> **Work item**
Beginning at the line containing "A resonant antenna", print every line until the records end, keeping each exactly as it is.

> **Data provided**
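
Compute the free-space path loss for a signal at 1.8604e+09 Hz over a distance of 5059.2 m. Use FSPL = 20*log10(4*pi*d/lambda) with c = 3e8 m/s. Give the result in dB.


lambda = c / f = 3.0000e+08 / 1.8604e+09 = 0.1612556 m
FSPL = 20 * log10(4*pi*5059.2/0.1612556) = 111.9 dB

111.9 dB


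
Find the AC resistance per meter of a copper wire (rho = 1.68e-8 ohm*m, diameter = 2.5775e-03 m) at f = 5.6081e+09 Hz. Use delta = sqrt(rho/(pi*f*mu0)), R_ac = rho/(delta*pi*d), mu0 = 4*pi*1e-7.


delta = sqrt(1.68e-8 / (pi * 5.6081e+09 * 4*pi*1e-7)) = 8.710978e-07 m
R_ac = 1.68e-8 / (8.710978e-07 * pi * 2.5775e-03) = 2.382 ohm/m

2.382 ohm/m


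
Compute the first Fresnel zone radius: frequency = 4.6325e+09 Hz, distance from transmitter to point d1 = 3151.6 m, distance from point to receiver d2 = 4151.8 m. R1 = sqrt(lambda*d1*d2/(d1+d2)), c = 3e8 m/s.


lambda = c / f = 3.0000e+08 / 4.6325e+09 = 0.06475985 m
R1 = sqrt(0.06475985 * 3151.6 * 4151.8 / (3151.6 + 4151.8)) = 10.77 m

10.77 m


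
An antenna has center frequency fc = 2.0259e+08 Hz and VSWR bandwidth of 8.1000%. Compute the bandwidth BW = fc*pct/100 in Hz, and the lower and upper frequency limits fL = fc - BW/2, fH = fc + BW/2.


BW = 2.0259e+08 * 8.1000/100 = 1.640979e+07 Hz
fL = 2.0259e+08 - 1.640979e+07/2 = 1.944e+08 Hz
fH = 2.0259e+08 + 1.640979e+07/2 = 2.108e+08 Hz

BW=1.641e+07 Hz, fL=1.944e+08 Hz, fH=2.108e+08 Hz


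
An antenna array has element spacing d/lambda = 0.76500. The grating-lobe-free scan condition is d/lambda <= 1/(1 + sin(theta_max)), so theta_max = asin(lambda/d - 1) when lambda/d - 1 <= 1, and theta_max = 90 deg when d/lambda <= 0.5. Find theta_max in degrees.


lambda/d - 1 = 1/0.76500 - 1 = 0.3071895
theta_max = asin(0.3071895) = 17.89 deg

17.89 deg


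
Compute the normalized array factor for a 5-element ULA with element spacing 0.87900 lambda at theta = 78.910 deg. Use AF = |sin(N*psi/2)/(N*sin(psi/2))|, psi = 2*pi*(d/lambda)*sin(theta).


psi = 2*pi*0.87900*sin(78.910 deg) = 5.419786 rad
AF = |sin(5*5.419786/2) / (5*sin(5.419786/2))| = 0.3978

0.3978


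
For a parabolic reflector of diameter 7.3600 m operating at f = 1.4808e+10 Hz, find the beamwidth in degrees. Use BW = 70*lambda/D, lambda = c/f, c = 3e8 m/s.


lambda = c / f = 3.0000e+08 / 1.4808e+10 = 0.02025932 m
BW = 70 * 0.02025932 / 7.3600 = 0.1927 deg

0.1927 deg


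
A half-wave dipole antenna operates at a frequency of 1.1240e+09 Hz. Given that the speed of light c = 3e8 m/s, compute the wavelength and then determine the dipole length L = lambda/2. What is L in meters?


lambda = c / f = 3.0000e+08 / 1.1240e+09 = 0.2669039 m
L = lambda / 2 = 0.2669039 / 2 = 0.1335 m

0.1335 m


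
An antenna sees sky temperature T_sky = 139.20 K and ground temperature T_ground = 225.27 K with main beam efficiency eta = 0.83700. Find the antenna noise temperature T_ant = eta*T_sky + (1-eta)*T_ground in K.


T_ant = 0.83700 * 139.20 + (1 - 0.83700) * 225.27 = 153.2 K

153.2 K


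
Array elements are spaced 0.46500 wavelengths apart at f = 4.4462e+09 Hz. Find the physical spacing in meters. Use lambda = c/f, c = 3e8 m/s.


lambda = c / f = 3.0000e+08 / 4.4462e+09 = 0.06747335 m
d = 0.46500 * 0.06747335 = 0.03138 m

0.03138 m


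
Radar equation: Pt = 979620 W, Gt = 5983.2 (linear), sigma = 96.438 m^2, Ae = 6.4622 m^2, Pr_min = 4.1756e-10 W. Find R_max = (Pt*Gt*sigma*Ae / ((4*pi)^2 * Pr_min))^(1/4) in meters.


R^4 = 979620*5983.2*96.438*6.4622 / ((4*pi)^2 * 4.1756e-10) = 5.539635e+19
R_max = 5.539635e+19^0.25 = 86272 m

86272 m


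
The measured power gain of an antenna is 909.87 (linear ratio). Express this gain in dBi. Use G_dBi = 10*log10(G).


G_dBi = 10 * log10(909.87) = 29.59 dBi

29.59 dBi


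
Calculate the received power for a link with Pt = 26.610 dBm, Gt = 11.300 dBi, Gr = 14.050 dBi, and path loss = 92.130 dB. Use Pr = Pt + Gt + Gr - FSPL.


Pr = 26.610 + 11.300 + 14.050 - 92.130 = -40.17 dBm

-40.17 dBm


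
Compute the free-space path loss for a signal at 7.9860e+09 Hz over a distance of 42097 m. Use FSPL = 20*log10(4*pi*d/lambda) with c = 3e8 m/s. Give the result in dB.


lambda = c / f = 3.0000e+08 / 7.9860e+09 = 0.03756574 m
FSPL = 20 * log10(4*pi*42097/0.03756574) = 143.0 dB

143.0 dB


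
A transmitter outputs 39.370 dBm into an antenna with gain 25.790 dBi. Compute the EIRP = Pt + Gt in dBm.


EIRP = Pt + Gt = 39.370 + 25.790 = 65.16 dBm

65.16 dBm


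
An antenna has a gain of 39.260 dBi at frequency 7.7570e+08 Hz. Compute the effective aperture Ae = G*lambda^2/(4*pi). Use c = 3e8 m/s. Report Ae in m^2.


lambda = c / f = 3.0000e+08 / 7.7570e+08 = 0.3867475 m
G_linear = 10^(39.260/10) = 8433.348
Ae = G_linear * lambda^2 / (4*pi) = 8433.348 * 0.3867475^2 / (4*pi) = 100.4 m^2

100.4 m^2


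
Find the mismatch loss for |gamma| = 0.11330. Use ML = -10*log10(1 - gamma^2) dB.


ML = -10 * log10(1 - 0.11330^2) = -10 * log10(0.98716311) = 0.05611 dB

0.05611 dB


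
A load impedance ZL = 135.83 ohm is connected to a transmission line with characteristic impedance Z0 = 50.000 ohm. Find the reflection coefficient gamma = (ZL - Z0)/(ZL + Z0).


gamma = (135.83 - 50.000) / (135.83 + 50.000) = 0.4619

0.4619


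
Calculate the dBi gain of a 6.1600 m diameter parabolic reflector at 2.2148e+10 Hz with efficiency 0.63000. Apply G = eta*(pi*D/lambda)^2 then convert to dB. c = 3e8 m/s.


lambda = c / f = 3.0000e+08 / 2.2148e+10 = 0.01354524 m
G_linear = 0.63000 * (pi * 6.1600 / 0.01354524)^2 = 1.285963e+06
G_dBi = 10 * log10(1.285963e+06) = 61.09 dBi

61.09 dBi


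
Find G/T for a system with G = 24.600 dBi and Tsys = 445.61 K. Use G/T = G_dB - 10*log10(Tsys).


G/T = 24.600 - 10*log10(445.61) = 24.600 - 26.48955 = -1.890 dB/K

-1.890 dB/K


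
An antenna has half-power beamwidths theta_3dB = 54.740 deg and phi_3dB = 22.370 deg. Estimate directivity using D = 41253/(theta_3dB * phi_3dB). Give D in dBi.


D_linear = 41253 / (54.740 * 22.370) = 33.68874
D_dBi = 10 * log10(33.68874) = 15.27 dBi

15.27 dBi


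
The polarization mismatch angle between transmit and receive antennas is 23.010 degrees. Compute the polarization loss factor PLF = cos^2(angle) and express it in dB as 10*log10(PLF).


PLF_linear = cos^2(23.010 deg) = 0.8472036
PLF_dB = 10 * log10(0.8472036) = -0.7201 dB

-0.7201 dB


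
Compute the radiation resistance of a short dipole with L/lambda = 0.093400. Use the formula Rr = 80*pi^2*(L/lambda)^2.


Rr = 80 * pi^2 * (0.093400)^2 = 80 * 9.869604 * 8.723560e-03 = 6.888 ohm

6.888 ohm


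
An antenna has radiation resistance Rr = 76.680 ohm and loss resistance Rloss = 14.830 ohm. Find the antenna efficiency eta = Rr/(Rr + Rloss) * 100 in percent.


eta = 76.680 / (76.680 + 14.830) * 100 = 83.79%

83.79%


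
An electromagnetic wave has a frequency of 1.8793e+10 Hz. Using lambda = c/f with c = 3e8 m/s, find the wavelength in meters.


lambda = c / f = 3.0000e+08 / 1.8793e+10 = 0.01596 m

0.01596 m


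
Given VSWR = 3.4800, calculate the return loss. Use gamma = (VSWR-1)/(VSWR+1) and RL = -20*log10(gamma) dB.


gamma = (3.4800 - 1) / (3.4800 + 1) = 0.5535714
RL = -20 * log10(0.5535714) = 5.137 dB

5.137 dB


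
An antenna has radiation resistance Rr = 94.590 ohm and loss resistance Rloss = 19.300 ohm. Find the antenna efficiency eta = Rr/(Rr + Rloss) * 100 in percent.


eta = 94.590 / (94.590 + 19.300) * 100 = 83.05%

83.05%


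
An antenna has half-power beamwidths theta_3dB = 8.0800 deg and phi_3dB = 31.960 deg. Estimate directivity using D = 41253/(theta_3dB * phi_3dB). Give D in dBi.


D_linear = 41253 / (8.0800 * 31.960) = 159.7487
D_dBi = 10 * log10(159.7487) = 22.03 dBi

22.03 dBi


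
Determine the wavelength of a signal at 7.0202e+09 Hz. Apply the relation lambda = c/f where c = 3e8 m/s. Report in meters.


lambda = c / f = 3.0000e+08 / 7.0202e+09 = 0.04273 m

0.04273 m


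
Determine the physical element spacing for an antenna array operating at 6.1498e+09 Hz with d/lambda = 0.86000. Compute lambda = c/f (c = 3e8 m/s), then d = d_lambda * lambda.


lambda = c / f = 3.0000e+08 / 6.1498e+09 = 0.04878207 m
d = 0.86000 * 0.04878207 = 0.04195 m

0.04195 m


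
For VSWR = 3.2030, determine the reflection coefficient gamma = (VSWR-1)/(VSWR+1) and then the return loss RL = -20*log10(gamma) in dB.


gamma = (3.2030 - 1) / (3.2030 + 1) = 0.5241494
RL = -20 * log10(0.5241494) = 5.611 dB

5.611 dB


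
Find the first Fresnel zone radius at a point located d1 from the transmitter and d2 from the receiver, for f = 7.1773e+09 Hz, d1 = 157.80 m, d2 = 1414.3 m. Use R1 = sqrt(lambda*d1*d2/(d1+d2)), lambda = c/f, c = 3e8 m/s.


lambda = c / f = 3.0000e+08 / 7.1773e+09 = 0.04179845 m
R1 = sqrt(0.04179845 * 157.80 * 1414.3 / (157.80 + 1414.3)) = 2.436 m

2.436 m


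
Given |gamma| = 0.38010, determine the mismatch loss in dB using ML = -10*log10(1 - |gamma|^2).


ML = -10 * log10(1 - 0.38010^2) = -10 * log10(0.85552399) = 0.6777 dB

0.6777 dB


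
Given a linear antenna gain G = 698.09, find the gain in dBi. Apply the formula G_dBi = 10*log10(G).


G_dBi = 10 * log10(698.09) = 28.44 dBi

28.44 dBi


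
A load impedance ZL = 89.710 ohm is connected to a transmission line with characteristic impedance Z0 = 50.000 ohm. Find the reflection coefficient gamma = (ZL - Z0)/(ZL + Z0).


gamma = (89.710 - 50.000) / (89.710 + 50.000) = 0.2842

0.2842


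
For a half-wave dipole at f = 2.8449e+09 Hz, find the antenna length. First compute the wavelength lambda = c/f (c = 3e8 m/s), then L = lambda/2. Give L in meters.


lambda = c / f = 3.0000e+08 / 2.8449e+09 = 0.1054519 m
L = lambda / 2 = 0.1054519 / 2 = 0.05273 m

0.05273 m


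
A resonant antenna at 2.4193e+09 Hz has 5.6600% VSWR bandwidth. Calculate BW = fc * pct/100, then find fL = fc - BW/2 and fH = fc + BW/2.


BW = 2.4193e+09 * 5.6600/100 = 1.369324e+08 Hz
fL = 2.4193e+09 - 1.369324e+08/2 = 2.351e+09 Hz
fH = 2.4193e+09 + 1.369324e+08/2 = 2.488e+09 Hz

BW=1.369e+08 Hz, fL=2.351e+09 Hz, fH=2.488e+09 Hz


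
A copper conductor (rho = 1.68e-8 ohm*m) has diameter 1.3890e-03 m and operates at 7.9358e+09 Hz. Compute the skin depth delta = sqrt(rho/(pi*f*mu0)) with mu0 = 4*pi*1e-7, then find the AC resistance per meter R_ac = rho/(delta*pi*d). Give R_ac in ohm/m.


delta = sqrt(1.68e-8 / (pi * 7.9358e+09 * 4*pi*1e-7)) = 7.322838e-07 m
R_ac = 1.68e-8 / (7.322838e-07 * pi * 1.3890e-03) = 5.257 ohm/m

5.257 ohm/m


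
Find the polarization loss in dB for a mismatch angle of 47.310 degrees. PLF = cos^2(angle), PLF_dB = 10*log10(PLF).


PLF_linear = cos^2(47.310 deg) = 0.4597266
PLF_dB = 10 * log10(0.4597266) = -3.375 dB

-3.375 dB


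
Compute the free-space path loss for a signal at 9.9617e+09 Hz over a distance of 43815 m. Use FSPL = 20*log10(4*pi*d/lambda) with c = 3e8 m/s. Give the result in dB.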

> **Answer box**
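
A resonant antenna at 2.4193e+09 Hz has 5.6600% VSWR bandwidth. Calculate BW = fc * pct/100, then find fL = fc - BW/2 and fH = fc + BW/2.


BW = 2.4193e+09 * 5.6600/100 = 1.369324e+08 Hz
fL = 2.4193e+09 - 1.369324e+08/2 = 2.351e+09 Hz
fH = 2.4193e+09 + 1.369324e+08/2 = 2.488e+09 Hz

BW=1.369e+08 Hz, fL=2.351e+09 Hz, fH=2.488e+09 Hz


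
A copper conductor (rho = 1.68e-8 ohm*m) has diameter 1.3890e-03 m and operates at 7.9358e+09 Hz. Compute the skin depth delta = sqrt(rho/(pi*f*mu0)) with mu0 = 4*pi*1e-7, then find the AC resistance per meter R_ac = rho/(delta*pi*d). Give R_ac in ohm/m.


delta = sqrt(1.68e-8 / (pi * 7.9358e+09 * 4*pi*1e-7)) = 7.322838e-07 m
R_ac = 1.68e-8 / (7.322838e-07 * pi * 1.3890e-03) = 5.257 ohm/m

5.257 ohm/m


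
Find the polarization loss in dB for a mismatch angle of 47.310 degrees. PLF = cos^2(angle), PLF_dB = 10*log10(PLF).


PLF_linear = cos^2(47.310 deg) = 0.4597266
PLF_dB = 10 * log10(0.4597266) = -3.375 dB

-3.375 dB


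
Compute the free-space path loss for a signal at 9.9617e+09 Hz over a distance of 43815 m. Use FSPL = 20*log10(4*pi*d/lambda) with c = 3e8 m/s. Give the result in dB.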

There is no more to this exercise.